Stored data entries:
-.-.-

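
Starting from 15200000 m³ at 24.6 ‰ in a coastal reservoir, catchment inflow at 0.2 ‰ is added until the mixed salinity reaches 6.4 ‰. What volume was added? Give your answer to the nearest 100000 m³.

44600000 m³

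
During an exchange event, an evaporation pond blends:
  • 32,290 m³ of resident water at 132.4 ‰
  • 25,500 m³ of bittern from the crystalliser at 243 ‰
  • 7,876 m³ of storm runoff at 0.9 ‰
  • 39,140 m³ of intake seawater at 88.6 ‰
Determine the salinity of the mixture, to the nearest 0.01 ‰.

Weighted by volume,
salt = 32,290×132.4 + 25,500×243 + 7,876×0.9 + 39,140×88.6 = 4,275,196 + 6,196,500 + 7,088.4 + 3,467,804 = 13,946,588.4
volume = 32,290 + 25,500 + 7,876 + 39,140 = 104,806 m³
S = 13,946,588.4 / 104,806 = 133.0705 ‰

133.07 ‰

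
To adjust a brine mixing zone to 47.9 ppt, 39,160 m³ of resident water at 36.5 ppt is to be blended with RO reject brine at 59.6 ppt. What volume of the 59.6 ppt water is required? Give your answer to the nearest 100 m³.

38200 m³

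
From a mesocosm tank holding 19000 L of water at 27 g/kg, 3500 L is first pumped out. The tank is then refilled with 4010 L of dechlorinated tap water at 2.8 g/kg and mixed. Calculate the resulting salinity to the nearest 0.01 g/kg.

Remaining after removal: 15,500 L at 27 g/kg (salt = 418,500)
After addition: salt = 418,500 + 4,010×2.8 = 429,728; volume = 19,510 L
S = 429,728 / 19,510 = 22.026 g/kg

22.03 g/kg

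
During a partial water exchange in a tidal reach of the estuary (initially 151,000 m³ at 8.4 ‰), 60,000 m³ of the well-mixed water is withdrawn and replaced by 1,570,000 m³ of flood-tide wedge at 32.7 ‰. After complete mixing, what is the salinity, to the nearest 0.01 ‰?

31.37 ‰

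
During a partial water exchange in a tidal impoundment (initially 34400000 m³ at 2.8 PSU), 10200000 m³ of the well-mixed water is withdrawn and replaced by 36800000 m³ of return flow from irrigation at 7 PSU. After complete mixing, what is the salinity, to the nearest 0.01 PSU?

Remaining after removal: 24,200,000 m³ at 2.8 PSU (salt = 67,760,000)
After addition: salt = 67,760,000 + 36,800,000×7 = 325,360,000; volume = 61,000,000 m³
S = 325,360,000 / 61,000,000 = 5.3338 PSU

5.33 PSU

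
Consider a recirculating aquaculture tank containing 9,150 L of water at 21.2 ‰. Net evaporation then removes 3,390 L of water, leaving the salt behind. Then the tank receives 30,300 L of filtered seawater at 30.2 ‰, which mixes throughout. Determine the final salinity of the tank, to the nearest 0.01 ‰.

30.76 ‰

After evaporation: salt = 9,150×21.2 = 193,980; volume = 9,150 − 3,390 = 5,760 L
After mixing: salt = 193,980 + 30,300×30.2 = 1,109,040; volume = 5,760 + 30,300 = 36,060 L
S = 1,109,040 / 36,060 = 30.7554 ‰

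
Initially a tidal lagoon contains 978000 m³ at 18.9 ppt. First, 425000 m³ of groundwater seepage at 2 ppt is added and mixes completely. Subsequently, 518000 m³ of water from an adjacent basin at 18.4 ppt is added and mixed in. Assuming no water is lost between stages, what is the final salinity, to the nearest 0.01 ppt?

15.03 ppt

Total salt / total volume:
Initial salt = 978,000×18.9 = 18,484,200
After stage 1: salt = 18,484,200 + 425,000×2 = 19,334,200; volume = 1,403,000 m³; S = 13.781 ppt
After stage 2: salt = 19,334,200 + 518,000×18.4 = 28,865,400; volume = 1,921,000 m³
S = 28,865,400 / 1,921,000 = 15.0262 ppt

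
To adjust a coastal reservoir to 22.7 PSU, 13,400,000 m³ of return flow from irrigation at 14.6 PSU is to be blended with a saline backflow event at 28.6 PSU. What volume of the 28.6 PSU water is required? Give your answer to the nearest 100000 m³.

18400000 m³

Salt balance: 13,400,000×14.6 + V×28.6 = (13,400,000+V)×22.7
195,640,000 + 28.6V = 304,180,000 + 22.7V
108,540,000 = 5.9V
V = 18,396,610.17 m³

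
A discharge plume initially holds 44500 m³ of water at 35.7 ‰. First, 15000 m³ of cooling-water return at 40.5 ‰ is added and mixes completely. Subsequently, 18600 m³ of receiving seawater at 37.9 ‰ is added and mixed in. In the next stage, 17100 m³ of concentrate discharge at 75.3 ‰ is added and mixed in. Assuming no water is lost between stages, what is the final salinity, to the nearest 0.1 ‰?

44.0 ‰

Conserving salt mass:
Initial salt = 44,500×35.7 = 1,588,650
After stage 1: salt = 1,588,650 + 15,000×40.5 = 2,196,150; volume = 59,500 m³; S = 36.91 ‰
After stage 2: salt = 2,196,150 + 18,600×37.9 = 2,901,090; volume = 78,100 m³; S = 37.146 ‰
After stage 3: salt = 2,901,090 + 17,100×75.3 = 4,188,720; volume = 95,200 m³
S = 4,188,720 / 95,200 = 43.9992 ‰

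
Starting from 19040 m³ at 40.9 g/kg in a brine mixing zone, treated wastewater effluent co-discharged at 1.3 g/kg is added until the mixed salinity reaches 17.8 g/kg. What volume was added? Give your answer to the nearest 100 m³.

26700 m³

Salt balance: 19,040×40.9 + V×1.3 = (19,040+V)×17.8
778,736 + 1.3V = 338,912 + 17.8V
439,824 = 16.5V
V = 26,656 m³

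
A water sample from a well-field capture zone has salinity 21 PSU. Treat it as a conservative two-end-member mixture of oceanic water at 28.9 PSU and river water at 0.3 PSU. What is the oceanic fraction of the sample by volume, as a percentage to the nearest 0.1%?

72.4%

Let g be the oceanic fraction. Salt balance per unit volume:
g×28.9 + (1−g)×0.3 = 21
g = (21 − 0.3) / (28.9 − 0.3) = 20.7/28.6 = 0.7238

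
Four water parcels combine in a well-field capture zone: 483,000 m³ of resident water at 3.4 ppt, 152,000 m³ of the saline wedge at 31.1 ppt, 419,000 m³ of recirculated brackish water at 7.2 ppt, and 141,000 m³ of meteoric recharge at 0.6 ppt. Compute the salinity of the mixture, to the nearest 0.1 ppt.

7.9 ppt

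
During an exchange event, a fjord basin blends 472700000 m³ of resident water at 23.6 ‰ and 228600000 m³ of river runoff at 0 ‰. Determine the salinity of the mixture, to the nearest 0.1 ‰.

15.9 ‰

Mass of salt is conserved:
salt = 472,700,000×23.6 + 228,600,000×0 = 11,155,720,000 + 0 = 11,155,720,000
volume = 472,700,000 + 228,600,000 = 701,300,000 m³
S = 11,155,720,000 / 701,300,000 = 15.907 ‰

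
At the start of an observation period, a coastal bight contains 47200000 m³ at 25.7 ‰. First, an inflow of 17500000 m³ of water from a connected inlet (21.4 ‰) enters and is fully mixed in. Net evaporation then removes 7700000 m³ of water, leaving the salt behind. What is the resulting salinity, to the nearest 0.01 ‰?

After mixing: salt = 47,200,000×25.7 + 17,500,000×21.4 = 1,587,540,000; volume = 64,700,000 m³
After evaporation: salt unchanged = 1,587,540,000; volume = 64,700,000 − 7,700,000 = 57,000,000 m³
S = 1,587,540,000 / 57,000,000 = 27.8516 ‰

27.85 ‰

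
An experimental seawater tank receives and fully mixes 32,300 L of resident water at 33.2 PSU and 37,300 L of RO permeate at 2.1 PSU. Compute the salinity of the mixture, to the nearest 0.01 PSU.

16.53 PSU

Total salt / total volume:
salt = 32,300×33.2 + 37,300×2.1 = 1,072,360 + 78,330 = 1,150,690
volume = 32,300 + 37,300 = 69,600 L
S = 1,150,690 / 69,600 = 16.5329 PSU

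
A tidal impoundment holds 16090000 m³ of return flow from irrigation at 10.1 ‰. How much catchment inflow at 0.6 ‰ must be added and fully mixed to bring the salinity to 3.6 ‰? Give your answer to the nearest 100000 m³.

34900000 m³

Salt balance: 16,090,000×10.1 + V×0.6 = (16,090,000+V)×3.6
162,509,000 + 0.6V = 57,924,000 + 3.6V
104,585,000 = 3V
V = 34,861,666.67 m³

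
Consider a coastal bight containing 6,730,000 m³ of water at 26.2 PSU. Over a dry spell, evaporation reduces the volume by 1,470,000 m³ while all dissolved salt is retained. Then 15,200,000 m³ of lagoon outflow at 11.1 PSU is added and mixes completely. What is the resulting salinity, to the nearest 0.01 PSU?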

-.-.-

Activity: Please reproduce, exactly as written, the lines of the records from the first line through the one containing "seawater at 88.6 ‰".

Result of this task:
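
Starting from 15200000 m³ at 24.6 ‰ in a coastal reservoir, catchment inflow at 0.2 ‰ is added until the mixed salinity reaches 6.4 ‰. What volume was added? Give your answer to the nearest 100000 m³.

44600000 m³

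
During an exchange event, an evaporation pond blends:
  • 32,290 m³ of resident water at 132.4 ‰
  • 25,500 m³ of bittern from the crystalliser at 243 ‰
  • 7,876 m³ of storm runoff at 0.9 ‰
  • 39,140 m³ of intake seawater at 88.6 ‰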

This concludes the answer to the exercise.